▸ **Exercise prompt**
In the data below, find each line containing the string "that" and return it.

▸ **Stored data**

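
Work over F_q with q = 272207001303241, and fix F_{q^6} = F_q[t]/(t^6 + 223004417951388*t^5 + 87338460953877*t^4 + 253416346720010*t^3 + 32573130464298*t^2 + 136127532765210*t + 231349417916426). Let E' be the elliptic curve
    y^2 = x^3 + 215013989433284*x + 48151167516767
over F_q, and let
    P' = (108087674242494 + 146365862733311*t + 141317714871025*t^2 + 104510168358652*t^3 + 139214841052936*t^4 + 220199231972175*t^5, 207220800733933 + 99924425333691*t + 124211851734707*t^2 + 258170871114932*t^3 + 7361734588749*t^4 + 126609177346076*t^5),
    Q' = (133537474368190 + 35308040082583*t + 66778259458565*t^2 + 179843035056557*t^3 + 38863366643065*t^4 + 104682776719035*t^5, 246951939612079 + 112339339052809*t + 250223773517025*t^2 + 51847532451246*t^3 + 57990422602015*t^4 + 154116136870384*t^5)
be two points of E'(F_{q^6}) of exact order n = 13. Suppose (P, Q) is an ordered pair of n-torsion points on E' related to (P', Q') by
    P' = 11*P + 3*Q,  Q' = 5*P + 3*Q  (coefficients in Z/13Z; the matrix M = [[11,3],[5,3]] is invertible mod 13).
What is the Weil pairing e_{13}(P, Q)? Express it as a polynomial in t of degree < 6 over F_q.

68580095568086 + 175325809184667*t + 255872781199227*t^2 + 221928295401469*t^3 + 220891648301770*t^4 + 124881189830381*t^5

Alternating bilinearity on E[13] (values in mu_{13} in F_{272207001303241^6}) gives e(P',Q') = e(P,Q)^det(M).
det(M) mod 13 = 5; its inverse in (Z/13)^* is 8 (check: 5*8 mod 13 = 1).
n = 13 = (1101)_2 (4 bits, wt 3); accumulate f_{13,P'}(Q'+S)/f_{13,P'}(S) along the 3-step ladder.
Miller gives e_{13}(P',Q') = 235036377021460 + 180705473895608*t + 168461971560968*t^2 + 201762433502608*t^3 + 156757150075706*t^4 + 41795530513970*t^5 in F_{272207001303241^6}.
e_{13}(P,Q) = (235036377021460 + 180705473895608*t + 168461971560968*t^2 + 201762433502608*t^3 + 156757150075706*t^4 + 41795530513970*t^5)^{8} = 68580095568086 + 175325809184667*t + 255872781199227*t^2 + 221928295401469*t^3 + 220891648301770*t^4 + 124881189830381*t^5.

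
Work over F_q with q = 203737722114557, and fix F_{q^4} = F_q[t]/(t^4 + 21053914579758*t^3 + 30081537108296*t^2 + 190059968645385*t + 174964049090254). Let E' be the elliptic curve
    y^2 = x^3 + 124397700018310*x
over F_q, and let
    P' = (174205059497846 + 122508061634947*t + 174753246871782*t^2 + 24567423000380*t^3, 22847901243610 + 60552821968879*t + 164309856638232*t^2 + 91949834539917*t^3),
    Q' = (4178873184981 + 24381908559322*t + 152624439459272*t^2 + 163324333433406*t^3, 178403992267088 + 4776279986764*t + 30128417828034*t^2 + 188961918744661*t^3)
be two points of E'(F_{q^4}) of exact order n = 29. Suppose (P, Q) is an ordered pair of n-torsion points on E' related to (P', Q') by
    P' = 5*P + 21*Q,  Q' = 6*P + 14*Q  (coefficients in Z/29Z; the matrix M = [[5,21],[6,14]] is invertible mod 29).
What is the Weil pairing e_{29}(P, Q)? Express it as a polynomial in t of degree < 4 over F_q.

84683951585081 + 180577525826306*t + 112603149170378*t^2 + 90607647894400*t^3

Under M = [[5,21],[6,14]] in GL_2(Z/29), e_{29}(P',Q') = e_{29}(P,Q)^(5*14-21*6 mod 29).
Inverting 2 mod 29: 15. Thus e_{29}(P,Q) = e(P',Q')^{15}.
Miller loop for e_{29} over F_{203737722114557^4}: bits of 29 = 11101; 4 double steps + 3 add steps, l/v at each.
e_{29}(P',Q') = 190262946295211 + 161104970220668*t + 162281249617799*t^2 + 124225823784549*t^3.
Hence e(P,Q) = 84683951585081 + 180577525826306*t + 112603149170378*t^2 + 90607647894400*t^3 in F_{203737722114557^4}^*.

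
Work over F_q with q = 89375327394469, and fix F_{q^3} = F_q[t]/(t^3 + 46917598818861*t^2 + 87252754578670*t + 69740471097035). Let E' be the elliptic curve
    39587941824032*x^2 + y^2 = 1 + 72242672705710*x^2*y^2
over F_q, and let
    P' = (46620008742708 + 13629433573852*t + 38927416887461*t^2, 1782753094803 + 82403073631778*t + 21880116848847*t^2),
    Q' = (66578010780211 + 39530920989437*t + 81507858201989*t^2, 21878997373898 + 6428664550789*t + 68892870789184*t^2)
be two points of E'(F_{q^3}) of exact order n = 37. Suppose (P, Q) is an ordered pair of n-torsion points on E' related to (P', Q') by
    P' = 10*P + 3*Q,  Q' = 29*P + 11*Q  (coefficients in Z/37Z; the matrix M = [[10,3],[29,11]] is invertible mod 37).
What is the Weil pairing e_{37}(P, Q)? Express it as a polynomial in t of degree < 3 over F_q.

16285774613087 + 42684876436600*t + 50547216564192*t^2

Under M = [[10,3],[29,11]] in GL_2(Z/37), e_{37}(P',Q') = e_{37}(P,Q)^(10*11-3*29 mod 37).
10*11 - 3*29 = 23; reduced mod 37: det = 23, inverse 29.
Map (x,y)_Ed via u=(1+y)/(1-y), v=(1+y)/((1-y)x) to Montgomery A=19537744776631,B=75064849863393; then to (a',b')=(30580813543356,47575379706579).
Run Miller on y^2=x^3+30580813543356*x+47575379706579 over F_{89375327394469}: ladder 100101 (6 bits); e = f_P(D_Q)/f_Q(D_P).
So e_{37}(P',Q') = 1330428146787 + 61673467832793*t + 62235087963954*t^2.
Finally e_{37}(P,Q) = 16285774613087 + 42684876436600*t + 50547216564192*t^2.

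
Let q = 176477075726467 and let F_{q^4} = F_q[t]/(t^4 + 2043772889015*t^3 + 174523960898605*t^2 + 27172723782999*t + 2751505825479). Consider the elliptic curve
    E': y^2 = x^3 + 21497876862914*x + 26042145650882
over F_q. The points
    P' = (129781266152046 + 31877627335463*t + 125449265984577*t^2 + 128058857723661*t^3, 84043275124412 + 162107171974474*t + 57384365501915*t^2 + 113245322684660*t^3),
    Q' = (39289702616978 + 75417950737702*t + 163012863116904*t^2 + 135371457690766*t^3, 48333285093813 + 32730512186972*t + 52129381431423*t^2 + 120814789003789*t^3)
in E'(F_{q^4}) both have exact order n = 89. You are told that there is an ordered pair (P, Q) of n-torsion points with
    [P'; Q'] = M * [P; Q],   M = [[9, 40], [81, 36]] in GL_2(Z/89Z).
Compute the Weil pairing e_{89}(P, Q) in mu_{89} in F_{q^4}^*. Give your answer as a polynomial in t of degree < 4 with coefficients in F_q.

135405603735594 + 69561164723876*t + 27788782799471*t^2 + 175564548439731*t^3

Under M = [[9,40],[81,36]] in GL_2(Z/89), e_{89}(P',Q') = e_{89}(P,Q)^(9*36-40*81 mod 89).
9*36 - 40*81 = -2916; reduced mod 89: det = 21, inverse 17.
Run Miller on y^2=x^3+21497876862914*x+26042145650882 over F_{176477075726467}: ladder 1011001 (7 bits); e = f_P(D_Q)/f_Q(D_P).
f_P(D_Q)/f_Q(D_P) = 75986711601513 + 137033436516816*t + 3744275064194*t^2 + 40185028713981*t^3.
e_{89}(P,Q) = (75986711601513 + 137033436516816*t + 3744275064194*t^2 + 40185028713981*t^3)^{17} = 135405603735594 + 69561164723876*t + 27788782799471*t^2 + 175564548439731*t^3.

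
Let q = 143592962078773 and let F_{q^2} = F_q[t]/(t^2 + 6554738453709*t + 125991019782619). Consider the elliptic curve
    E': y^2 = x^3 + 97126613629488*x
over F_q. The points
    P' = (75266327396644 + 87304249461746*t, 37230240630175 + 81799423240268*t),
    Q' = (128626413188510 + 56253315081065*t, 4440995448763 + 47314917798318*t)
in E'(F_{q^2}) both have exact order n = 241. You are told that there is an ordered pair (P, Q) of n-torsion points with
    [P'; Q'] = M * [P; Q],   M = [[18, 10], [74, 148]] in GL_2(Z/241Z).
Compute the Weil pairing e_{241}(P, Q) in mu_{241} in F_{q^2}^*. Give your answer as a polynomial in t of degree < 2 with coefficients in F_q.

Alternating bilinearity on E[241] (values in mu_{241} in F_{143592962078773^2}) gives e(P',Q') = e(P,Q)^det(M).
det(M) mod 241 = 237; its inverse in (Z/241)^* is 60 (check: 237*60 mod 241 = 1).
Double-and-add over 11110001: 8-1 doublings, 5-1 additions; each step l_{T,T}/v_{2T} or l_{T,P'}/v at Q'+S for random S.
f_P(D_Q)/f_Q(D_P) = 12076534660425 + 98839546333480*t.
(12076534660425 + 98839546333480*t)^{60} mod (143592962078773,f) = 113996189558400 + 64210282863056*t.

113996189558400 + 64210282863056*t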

▸ **Response below**
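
in E'(F_{q^4}) both have exact order n = 89. You are told that there is an ordered pair (P, Q) of n-torsion points with
in E'(F_{q^2}) both have exact order n = 241. You are told that there is an ordered pair (P, Q) of n-torsion points with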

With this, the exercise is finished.